>>>
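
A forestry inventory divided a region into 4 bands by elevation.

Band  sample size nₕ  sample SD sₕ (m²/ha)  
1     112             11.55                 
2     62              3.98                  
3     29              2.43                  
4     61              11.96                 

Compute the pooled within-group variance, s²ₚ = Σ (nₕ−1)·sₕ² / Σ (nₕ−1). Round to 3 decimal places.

94.315

1: (112−1)·11.55² = 111·133.4025 = 14807.6775
2: (62−1)·3.98² = 61·15.8404 = 966.2644
3: (29−1)·2.43² = 28·5.9049 = 165.3372
4: (61−1)·11.96² = 60·143.0416 = 8582.496
Numerator = 24521.7751; denominator = Σ(nₕ−1) = 260.
s²ₚ = 24521.7751/260 = 94.31452... → 94.315.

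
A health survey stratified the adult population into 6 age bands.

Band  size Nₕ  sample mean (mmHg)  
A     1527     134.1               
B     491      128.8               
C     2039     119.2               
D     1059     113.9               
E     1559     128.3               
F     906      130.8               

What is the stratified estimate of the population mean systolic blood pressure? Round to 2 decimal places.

N = 1527 + 491 + 2039 + 1059 + 1559 + 906 = 7581.
The stratified mean weights each stratum mean by its population share Nₕ/N.
Σ Nₕx̄ₕ = 1527·134.1 + 491·128.8 + 2039·119.2 + 1059·113.9 + 1559·128.3 + 906·130.8 = 204770.7 + 63240.8 + 243048.8 + 120620.1 + 200019.7 + 118504.8 = 950204.9.
Divide by N: 950204.9 / 7581 = 125.3403... → 125.34.

125.34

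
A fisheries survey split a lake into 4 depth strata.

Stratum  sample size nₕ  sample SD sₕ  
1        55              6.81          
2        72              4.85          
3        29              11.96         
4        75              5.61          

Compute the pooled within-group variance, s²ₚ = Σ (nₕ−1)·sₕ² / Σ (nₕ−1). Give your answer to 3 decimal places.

Degrees of freedom: 54 + 71 + 28 + 74 = 227.
Σ(nₕ−1)sₕ² = 54·46.3761 + 71·23.5225 + 28·143.0416 + 74·31.4721 = 10508.5071.
s²ₚ = 10508.5071 / 227 = 46.29298... → 46.293.

46.293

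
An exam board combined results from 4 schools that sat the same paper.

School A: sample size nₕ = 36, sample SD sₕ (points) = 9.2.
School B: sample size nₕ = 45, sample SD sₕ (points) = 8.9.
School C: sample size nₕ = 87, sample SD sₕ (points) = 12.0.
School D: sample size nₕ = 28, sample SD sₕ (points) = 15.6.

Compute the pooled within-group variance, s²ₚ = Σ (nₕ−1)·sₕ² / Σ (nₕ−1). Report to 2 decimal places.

132.30

Degrees of freedom: 35 + 44 + 86 + 27 = 192.
Σ(nₕ−1)sₕ² = 35·84.64 + 44·79.21 + 86·144 + 27·243.36 = 25402.36.
s²ₚ = 25402.36 / 192 = 132.3040... → 132.30.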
<<<
How to complete this task -
Reproduce the entries exactly, but only from their first line to the line holding "School A: sample", with that last line kept.

Completed task -
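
A forestry inventory divided a region into 4 bands by elevation.

Band  sample size nₕ  sample SD sₕ (m²/ha)  
1     112             11.55                 
2     62              3.98                  
3     29              2.43                  
4     61              11.96                 

Compute the pooled within-group variance, s²ₚ = Σ (nₕ−1)·sₕ² / Σ (nₕ−1). Round to 3 decimal places.

94.315

1: (112−1)·11.55² = 111·133.4025 = 14807.6775
2: (62−1)·3.98² = 61·15.8404 = 966.2644
3: (29−1)·2.43² = 28·5.9049 = 165.3372
4: (61−1)·11.96² = 60·143.0416 = 8582.496
Numerator = 24521.7751; denominator = Σ(nₕ−1) = 260.
s²ₚ = 24521.7751/260 = 94.31452... → 94.315.

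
A health survey stratified the adult population into 6 age bands.

Band  size Nₕ  sample mean (mmHg)  
A     1527     134.1               
B     491      128.8               
C     2039     119.2               
D     1059     113.9               
E     1559     128.3               
F     906      130.8               

What is the stratified estimate of the population mean systolic blood pressure? Round to 2 decimal places.

N = 1527 + 491 + 2039 + 1059 + 1559 + 906 = 7581.
The stratified mean weights each stratum mean by its population share Nₕ/N.
Σ Nₕx̄ₕ = 1527·134.1 + 491·128.8 + 2039·119.2 + 1059·113.9 + 1559·128.3 + 906·130.8 = 204770.7 + 63240.8 + 243048.8 + 120620.1 + 200019.7 + 118504.8 = 950204.9.
Divide by N: 950204.9 / 7581 = 125.3403... → 125.34.

125.34

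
A fisheries survey split a lake into 4 depth strata.

Stratum  sample size nₕ  sample SD sₕ  
1        55              6.81          
2        72              4.85          
3        29              11.96         
4        75              5.61          

Compute the pooled within-group variance, s²ₚ = Σ (nₕ−1)·sₕ² / Σ (nₕ−1). Give your answer to 3 decimal places.

Degrees of freedom: 54 + 71 + 28 + 74 = 227.
Σ(nₕ−1)sₕ² = 54·46.3761 + 71·23.5225 + 28·143.0416 + 74·31.4721 = 10508.5071.
s²ₚ = 10508.5071 / 227 = 46.29298... → 46.293.

46.293

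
An exam board combined results from 4 schools that sat the same paper.

School A: sample size nₕ = 36, sample SD sₕ (points) = 9.2.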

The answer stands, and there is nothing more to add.